### The problem
Copy word for word, please, the lines of the entries below running from the one containing "Is [β] the surface" to the one containing "The underlying form is", both ends included.

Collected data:
-- -- --
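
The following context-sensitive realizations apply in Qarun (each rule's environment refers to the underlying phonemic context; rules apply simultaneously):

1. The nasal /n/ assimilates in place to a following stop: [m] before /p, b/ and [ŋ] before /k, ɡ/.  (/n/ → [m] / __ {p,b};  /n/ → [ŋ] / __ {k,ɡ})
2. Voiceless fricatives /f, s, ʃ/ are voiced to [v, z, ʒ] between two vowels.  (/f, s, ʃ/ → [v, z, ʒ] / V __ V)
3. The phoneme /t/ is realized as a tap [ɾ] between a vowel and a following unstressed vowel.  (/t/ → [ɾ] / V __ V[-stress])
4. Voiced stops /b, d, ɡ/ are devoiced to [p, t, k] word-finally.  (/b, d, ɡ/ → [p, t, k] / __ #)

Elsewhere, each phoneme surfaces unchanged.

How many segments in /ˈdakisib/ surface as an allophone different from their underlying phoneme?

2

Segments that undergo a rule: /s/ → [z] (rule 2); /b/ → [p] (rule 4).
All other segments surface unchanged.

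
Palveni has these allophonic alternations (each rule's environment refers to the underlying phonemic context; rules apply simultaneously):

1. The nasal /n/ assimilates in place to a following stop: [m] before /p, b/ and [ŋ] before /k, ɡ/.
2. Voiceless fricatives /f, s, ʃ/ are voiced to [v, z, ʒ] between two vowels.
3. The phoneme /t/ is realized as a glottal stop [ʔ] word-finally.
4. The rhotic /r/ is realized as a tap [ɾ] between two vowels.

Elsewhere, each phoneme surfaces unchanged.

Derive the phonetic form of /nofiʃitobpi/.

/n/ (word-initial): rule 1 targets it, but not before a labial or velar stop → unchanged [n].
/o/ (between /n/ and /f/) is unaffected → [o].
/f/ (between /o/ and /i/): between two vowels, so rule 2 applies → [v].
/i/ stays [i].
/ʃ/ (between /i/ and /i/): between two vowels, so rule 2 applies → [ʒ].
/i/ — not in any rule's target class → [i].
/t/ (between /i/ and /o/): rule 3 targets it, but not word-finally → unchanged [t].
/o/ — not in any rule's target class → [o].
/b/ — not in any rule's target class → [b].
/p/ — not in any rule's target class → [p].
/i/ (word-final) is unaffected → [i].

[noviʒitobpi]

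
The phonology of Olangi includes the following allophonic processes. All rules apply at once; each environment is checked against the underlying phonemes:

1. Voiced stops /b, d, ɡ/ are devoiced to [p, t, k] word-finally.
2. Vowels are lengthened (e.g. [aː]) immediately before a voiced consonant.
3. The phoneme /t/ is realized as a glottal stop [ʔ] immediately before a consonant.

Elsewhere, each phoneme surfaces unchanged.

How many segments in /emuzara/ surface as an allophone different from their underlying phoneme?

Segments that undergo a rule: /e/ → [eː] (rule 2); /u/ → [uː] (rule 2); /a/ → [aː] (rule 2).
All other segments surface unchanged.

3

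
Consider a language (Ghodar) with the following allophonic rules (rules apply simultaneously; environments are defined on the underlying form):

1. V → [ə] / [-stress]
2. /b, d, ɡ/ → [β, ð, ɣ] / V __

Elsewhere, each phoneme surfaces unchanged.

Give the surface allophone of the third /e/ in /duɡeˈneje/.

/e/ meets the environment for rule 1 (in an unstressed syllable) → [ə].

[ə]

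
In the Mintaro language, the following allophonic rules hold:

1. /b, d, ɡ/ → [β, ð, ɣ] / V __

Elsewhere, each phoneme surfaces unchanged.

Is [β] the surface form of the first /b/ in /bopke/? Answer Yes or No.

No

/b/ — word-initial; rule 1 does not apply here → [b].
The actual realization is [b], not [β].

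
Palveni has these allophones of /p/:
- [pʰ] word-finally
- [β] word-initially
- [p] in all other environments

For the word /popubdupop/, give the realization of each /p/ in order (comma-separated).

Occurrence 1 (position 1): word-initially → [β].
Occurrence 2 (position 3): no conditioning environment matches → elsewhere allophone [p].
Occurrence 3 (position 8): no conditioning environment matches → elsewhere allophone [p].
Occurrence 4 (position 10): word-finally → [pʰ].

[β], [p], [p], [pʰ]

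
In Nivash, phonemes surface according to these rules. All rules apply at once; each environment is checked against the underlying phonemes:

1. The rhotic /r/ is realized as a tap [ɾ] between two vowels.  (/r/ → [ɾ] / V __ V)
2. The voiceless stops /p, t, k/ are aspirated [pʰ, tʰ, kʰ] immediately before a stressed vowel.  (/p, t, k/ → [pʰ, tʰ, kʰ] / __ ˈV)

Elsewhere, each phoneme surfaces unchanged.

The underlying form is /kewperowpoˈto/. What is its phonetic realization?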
-- -- --
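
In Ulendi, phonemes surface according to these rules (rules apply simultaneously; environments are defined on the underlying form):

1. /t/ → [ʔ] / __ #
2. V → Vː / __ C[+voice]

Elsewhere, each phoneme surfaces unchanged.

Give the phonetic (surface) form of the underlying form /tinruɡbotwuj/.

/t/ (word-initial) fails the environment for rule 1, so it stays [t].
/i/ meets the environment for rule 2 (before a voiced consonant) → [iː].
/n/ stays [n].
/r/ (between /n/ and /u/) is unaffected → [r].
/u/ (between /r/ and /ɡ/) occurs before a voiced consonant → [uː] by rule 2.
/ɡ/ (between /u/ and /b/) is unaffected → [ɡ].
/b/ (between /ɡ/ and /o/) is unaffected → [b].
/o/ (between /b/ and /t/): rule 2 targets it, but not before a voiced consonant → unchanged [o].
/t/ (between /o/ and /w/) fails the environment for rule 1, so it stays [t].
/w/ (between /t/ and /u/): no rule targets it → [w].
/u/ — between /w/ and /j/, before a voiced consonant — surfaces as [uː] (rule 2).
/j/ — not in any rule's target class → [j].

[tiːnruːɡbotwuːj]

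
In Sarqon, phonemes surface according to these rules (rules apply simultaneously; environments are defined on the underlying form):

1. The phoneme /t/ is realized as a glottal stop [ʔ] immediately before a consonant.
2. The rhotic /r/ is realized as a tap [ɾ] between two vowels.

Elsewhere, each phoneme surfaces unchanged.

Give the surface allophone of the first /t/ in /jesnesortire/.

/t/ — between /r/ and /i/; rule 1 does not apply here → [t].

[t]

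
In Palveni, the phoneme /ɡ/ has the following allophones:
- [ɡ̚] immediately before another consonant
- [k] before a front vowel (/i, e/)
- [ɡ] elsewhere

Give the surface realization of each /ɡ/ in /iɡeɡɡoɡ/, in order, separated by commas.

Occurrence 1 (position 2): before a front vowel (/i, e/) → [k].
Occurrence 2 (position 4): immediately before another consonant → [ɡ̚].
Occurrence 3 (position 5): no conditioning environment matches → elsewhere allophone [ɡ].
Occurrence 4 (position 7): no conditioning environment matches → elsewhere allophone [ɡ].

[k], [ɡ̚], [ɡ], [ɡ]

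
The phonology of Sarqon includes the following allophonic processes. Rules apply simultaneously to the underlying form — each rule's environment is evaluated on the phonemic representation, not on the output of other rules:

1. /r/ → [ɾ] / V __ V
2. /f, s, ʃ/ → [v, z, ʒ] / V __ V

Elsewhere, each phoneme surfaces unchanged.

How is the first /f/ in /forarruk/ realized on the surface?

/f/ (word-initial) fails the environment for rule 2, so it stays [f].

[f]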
-- -- --
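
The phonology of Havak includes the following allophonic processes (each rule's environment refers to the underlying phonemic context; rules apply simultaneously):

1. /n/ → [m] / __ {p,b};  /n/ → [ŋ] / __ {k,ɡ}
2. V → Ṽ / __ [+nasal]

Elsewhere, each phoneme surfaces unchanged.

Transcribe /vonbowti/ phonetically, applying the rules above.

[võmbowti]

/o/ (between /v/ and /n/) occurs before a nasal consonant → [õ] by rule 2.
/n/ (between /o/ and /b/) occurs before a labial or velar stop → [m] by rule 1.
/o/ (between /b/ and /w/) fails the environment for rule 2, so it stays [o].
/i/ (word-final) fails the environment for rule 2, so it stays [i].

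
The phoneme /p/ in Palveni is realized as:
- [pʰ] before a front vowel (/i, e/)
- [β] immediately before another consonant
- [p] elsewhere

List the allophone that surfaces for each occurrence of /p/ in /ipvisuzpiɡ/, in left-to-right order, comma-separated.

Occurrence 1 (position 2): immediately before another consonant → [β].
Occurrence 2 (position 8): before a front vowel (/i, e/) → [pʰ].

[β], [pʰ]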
-- -- --
### Solution to the problem
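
Is [β] the surface form of the first /b/ in /bopke/? Answer Yes or No.

No

/b/ — word-initial; rule 1 does not apply here → [b].
The actual realization is [b], not [β].

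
Palveni has these allophones of /p/:
- [pʰ] word-finally
- [β] word-initially
- [p] in all other environments

For the word /popubdupop/, give the realization of each /p/ in order (comma-separated).

Occurrence 1 (position 1): word-initially → [β].
Occurrence 2 (position 3): no conditioning environment matches → elsewhere allophone [p].
Occurrence 3 (position 8): no conditioning environment matches → elsewhere allophone [p].
Occurrence 4 (position 10): word-finally → [pʰ].

[β], [p], [p], [pʰ]

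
In Nivash, phonemes surface according to these rules. All rules apply at once; each environment is checked against the underlying phonemes:

1. The rhotic /r/ is realized as a tap [ɾ] between two vowels.  (/r/ → [ɾ] / V __ V)
2. The voiceless stops /p, t, k/ are aspirated [pʰ, tʰ, kʰ] immediately before a stressed vowel.  (/p, t, k/ → [pʰ, tʰ, kʰ] / __ ˈV)

Elsewhere, each phoneme surfaces unchanged.

The underlying form is /kewperowpoˈto/. What is its phonetic realization?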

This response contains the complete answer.